** Problem description **
Each record should be returned exactly as it is written.

- Opening Delimiter -

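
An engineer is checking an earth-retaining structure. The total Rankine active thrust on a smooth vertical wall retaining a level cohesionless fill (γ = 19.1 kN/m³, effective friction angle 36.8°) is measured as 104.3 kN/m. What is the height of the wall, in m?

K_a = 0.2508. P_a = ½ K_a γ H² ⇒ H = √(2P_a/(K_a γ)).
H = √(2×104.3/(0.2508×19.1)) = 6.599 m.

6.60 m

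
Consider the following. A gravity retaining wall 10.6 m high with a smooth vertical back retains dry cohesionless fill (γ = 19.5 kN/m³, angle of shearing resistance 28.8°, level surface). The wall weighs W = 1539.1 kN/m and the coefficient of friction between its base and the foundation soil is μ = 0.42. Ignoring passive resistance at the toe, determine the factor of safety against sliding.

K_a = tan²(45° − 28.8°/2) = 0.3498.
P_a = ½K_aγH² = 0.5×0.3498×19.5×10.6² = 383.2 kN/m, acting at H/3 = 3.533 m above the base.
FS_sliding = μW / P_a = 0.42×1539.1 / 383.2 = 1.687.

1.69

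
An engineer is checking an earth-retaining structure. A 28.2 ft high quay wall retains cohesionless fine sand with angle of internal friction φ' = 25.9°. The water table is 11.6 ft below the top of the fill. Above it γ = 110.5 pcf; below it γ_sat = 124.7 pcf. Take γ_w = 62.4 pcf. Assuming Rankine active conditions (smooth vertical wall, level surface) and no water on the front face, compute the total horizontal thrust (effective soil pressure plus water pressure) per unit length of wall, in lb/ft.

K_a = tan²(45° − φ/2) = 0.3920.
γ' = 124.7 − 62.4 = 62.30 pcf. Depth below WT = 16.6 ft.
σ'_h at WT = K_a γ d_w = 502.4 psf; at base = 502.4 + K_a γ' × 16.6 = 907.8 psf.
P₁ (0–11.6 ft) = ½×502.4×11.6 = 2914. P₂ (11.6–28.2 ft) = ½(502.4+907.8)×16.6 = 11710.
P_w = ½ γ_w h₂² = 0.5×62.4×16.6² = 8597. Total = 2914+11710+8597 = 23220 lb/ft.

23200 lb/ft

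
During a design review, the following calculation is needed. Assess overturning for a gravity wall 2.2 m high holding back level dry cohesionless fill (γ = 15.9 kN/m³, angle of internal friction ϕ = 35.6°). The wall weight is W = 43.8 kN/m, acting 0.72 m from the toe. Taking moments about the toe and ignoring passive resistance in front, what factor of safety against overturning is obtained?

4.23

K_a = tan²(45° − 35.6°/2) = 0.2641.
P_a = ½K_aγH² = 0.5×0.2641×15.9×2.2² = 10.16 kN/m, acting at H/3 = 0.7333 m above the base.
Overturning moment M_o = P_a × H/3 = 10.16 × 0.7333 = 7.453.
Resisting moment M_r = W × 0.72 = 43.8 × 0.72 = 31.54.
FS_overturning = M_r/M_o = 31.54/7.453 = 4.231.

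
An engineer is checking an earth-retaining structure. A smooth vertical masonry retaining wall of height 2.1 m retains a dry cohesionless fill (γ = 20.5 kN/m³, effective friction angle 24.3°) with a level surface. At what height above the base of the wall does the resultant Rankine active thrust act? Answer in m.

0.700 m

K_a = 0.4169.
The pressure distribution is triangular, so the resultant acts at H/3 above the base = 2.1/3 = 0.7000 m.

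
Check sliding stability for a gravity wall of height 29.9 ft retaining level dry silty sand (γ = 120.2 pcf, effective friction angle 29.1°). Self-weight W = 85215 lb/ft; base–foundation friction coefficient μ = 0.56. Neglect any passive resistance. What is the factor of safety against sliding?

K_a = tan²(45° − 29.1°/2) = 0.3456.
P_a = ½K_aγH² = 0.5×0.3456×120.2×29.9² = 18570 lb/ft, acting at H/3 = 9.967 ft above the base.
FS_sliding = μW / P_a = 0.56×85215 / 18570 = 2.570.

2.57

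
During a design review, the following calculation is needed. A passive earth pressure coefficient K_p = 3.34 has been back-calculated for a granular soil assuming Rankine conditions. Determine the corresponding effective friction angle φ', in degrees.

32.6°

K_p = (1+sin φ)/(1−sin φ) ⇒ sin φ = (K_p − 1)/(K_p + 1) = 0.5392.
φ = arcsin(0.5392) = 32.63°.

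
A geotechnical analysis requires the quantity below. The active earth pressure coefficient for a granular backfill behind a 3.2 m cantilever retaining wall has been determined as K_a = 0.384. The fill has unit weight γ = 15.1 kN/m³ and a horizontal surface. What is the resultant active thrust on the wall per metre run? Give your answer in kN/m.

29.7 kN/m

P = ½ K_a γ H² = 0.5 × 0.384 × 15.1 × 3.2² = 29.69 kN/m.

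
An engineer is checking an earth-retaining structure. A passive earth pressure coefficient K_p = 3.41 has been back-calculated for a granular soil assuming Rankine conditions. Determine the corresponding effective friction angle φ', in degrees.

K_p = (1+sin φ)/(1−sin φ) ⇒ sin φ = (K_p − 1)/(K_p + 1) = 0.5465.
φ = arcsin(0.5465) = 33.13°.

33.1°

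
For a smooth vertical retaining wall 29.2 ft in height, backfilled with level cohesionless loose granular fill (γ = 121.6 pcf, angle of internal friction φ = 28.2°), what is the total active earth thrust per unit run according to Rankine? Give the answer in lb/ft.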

- Closing Delimiter -

** Written solution **
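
An engineer is checking an earth-retaining structure. The total Rankine active thrust on a smooth vertical wall retaining a level cohesionless fill (γ = 19.1 kN/m³, effective friction angle 36.8°) is measured as 104.3 kN/m. What is the height of the wall, in m?

K_a = 0.2508. P_a = ½ K_a γ H² ⇒ H = √(2P_a/(K_a γ)).
H = √(2×104.3/(0.2508×19.1)) = 6.599 m.

6.60 m

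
Consider the following. A gravity retaining wall 10.6 m high with a smooth vertical back retains dry cohesionless fill (γ = 19.5 kN/m³, angle of shearing resistance 28.8°, level surface). The wall weighs W = 1539.1 kN/m and the coefficient of friction between its base and the foundation soil is μ = 0.42. Ignoring passive resistance at the toe, determine the factor of safety against sliding.

K_a = tan²(45° − 28.8°/2) = 0.3498.
P_a = ½K_aγH² = 0.5×0.3498×19.5×10.6² = 383.2 kN/m, acting at H/3 = 3.533 m above the base.
FS_sliding = μW / P_a = 0.42×1539.1 / 383.2 = 1.687.

1.69

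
An engineer is checking an earth-retaining structure. A 28.2 ft high quay wall retains cohesionless fine sand with angle of internal friction φ' = 25.9°. The water table is 11.6 ft below the top of the fill. Above it γ = 110.5 pcf; below it γ_sat = 124.7 pcf. Take γ_w = 62.4 pcf. Assuming Rankine active conditions (smooth vertical wall, level surface) and no water on the front face, compute the total horizontal thrust (effective soil pressure plus water pressure) per unit length of wall, in lb/ft.

K_a = tan²(45° − φ/2) = 0.3920.
γ' = 124.7 − 62.4 = 62.30 pcf. Depth below WT = 16.6 ft.
σ'_h at WT = K_a γ d_w = 502.4 psf; at base = 502.4 + K_a γ' × 16.6 = 907.8 psf.
P₁ (0–11.6 ft) = ½×502.4×11.6 = 2914. P₂ (11.6–28.2 ft) = ½(502.4+907.8)×16.6 = 11710.
P_w = ½ γ_w h₂² = 0.5×62.4×16.6² = 8597. Total = 2914+11710+8597 = 23220 lb/ft.

23200 lb/ft

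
During a design review, the following calculation is needed. Assess overturning for a gravity wall 2.2 m high holding back level dry cohesionless fill (γ = 15.9 kN/m³, angle of internal friction ϕ = 35.6°). The wall weight is W = 43.8 kN/m, acting 0.72 m from the toe. Taking moments about the toe and ignoring passive resistance in front, what factor of safety against overturning is obtained?

4.23

K_a = tan²(45° − 35.6°/2) = 0.2641.
P_a = ½K_aγH² = 0.5×0.2641×15.9×2.2² = 10.16 kN/m, acting at H/3 = 0.7333 m above the base.
Overturning moment M_o = P_a × H/3 = 10.16 × 0.7333 = 7.453.
Resisting moment M_r = W × 0.72 = 43.8 × 0.72 = 31.54.
FS_overturning = M_r/M_o = 31.54/7.453 = 4.231.

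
An engineer is checking an earth-retaining structure. A smooth vertical masonry retaining wall of height 2.1 m retains a dry cohesionless fill (γ = 20.5 kN/m³, effective friction angle 24.3°) with a level surface. At what height above the base of the wall does the resultant Rankine active thrust act? Answer in m.

0.700 m

K_a = 0.4169.
The pressure distribution is triangular, so the resultant acts at H/3 above the base = 2.1/3 = 0.7000 m.

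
Check sliding stability for a gravity wall of height 29.9 ft retaining level dry silty sand (γ = 120.2 pcf, effective friction angle 29.1°). Self-weight W = 85215 lb/ft; base–foundation friction coefficient μ = 0.56. Neglect any passive resistance. What is the factor of safety against sliding?

K_a = tan²(45° − 29.1°/2) = 0.3456.
P_a = ½K_aγH² = 0.5×0.3456×120.2×29.9² = 18570 lb/ft, acting at H/3 = 9.967 ft above the base.
FS_sliding = μW / P_a = 0.56×85215 / 18570 = 2.570.

2.57

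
During a design review, the following calculation is needed. A passive earth pressure coefficient K_p = 3.34 has been back-calculated for a granular soil assuming Rankine conditions. Determine the corresponding effective friction angle φ', in degrees.

32.6°

K_p = (1+sin φ)/(1−sin φ) ⇒ sin φ = (K_p − 1)/(K_p + 1) = 0.5392.
φ = arcsin(0.5392) = 32.63°.

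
A geotechnical analysis requires the quantity below. The active earth pressure coefficient for a granular backfill behind a 3.2 m cantilever retaining wall has been determined as K_a = 0.384. The fill has unit weight γ = 15.1 kN/m³ and a horizontal surface. What is the resultant active thrust on the wall per metre run? Give your answer in kN/m.

29.7 kN/m

P = ½ K_a γ H² = 0.5 × 0.384 × 15.1 × 3.2² = 29.69 kN/m.

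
An engineer is checking an earth-retaining structure. A passive earth pressure coefficient K_p = 3.41 has been back-calculated for a granular soil assuming Rankine conditions. Determine the corresponding effective friction angle φ', in degrees.

K_p = (1+sin φ)/(1−sin φ) ⇒ sin φ = (K_p − 1)/(K_p + 1) = 0.5465.
φ = arcsin(0.5465) = 33.13°.

33.1°

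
For a smooth vertical retaining wall 29.2 ft in height, backfilled with level cohesionless loose granular fill (γ = 121.6 pcf, angle of internal friction φ = 28.2°), what is the total active earth thrust per unit run according to Rankine? Give the answer in lb/ft.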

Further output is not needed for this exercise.